== Segment start ==

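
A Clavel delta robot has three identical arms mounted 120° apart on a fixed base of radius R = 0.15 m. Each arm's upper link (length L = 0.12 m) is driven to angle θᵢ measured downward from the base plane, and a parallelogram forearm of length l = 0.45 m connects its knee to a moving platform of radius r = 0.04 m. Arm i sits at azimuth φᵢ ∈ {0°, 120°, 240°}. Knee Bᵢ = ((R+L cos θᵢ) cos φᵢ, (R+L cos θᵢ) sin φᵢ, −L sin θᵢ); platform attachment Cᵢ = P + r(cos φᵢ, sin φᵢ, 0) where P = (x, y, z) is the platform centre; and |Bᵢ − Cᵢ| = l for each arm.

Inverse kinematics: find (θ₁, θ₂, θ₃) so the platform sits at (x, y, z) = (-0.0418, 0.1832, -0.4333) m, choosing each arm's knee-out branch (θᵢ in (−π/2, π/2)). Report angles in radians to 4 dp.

θ₁ = 0.8728, θ₂ = -0.0874, θ₃ = 1.2215

rotate P by −φ1: (-0.0418, 0.1832, -0.4333)
  A=0.1518, B=-0.4333, C=(l²−L²−A²−y'²−z²)/(2L)=-0.2344
  θ1 = atan2(B,A) + arccos(C/0.4591) = 0.8728
arm 2 (φ=120.0°): x'=0.1796, y'=-0.0554
  e−x'=-0.0696;  (l²−L²−(e−x')²−y'²−z²)/2L = -0.0315
  γ=atan2(-0.4333,-0.0696)=-1.7300;  ψ=arccos(-0.0717)=1.6426;  θ2=γ+ψ≈-0.0874
rotate P by −φ3: (-0.1378, -0.1278, -0.4333)
  A cos θ + B sin θ = C:  0.2478·cos θ + -0.4333·sin θ = -0.3224
  γ=atan2(-0.4333,0.2478)=-1.0514;  ψ=arccos(-0.6458)=2.2729;  θ3=γ+ψ≈1.2215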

== Segment end ==

* What you need to do *
Write out all the records above again, exactly as they stand.

* Answer for this exercise *
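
A Clavel delta robot has three identical arms mounted 120° apart on a fixed base of radius R = 0.15 m. Each arm's upper link (length L = 0.12 m) is driven to angle θᵢ measured downward from the base plane, and a parallelogram forearm of length l = 0.45 m connects its knee to a moving platform of radius r = 0.04 m. Arm i sits at azimuth φᵢ ∈ {0°, 120°, 240°}. Knee Bᵢ = ((R+L cos θᵢ) cos φᵢ, (R+L cos θᵢ) sin φᵢ, −L sin θᵢ); platform attachment Cᵢ = P + r(cos φᵢ, sin φᵢ, 0) where P = (x, y, z) is the platform centre; and |Bᵢ − Cᵢ| = l for each arm.

Inverse kinematics: find (θ₁, θ₂, θ₃) so the platform sits at (x, y, z) = (-0.0418, 0.1832, -0.4333) m, choosing each arm's knee-out branch (θᵢ in (−π/2, π/2)). Report angles in radians to 4 dp.

θ₁ = 0.8728, θ₂ = -0.0874, θ₃ = 1.2215

rotate P by −φ1: (-0.0418, 0.1832, -0.4333)
  A=0.1518, B=-0.4333, C=(l²−L²−A²−y'²−z²)/(2L)=-0.2344
  θ1 = atan2(B,A) + arccos(C/0.4591) = 0.8728
arm 2 (φ=120.0°): x'=0.1796, y'=-0.0554
  e−x'=-0.0696;  (l²−L²−(e−x')²−y'²−z²)/2L = -0.0315
  γ=atan2(-0.4333,-0.0696)=-1.7300;  ψ=arccos(-0.0717)=1.6426;  θ2=γ+ψ≈-0.0874
rotate P by −φ3: (-0.1378, -0.1278, -0.4333)
  A cos θ + B sin θ = C:  0.2478·cos θ + -0.4333·sin θ = -0.3224
  γ=atan2(-0.4333,0.2478)=-1.0514;  ψ=arccos(-0.6458)=2.2729;  θ3=γ+ψ≈1.2215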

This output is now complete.